# PROBLEM DESCRIPTION
An exact copy of all the data below is required.

---------- MATERIAL FOR THE TASK ----------

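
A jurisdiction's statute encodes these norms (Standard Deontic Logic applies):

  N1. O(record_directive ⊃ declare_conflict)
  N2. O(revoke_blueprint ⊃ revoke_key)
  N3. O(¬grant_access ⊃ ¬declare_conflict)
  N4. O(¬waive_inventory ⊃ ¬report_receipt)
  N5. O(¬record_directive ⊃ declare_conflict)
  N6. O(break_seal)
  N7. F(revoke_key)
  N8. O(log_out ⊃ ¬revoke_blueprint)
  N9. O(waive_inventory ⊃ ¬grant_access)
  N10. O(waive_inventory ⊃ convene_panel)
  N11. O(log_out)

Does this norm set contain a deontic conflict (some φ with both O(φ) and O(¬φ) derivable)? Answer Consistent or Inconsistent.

Consistent

Premise 2 is O(revoke_blueprint ⊃ revoke_key), but O(revoke_blueprint) is not derivable from the premises, so it does not yield O(revoke_key).
So O(revoke_key) is not derivable, and the apparent clash with O(¬revoke_key) does not arise.
A world satisfying every obligation exists (e.g. break_seal=true, convene_panel=false, declare_conflict=true, grant_access=true, log_out=true, record_directive=false, report_receipt=false, revoke_blueprint=false, revoke_key=false, waive_inventory=false); no atom is both obligatory and forbidden, so the set is consistent.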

----------

# EXERCISE OUTPUT
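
A jurisdiction's statute encodes these norms (Standard Deontic Logic applies):

  N1. O(record_directive ⊃ declare_conflict)
  N2. O(revoke_blueprint ⊃ revoke_key)
  N3. O(¬grant_access ⊃ ¬declare_conflict)
  N4. O(¬waive_inventory ⊃ ¬report_receipt)
  N5. O(¬record_directive ⊃ declare_conflict)
  N6. O(break_seal)
  N7. F(revoke_key)
  N8. O(log_out ⊃ ¬revoke_blueprint)
  N9. O(waive_inventory ⊃ ¬grant_access)
  N10. O(waive_inventory ⊃ convene_panel)
  N11. O(log_out)

Does this norm set contain a deontic conflict (some φ with both O(φ) and O(¬φ) derivable)? Answer Consistent or Inconsistent.

Consistent

Premise 2 is O(revoke_blueprint ⊃ revoke_key), but O(revoke_blueprint) is not derivable from the premises, so it does not yield O(revoke_key).
So O(revoke_key) is not derivable, and the apparent clash with O(¬revoke_key) does not arise.
A world satisfying every obligation exists (e.g. break_seal=true, convene_panel=false, declare_conflict=true, grant_access=true, log_out=true, record_directive=false, report_receipt=false, revoke_blueprint=false, revoke_key=false, waive_inventory=false); no atom is both obligatory and forbidden, so the set is consistent.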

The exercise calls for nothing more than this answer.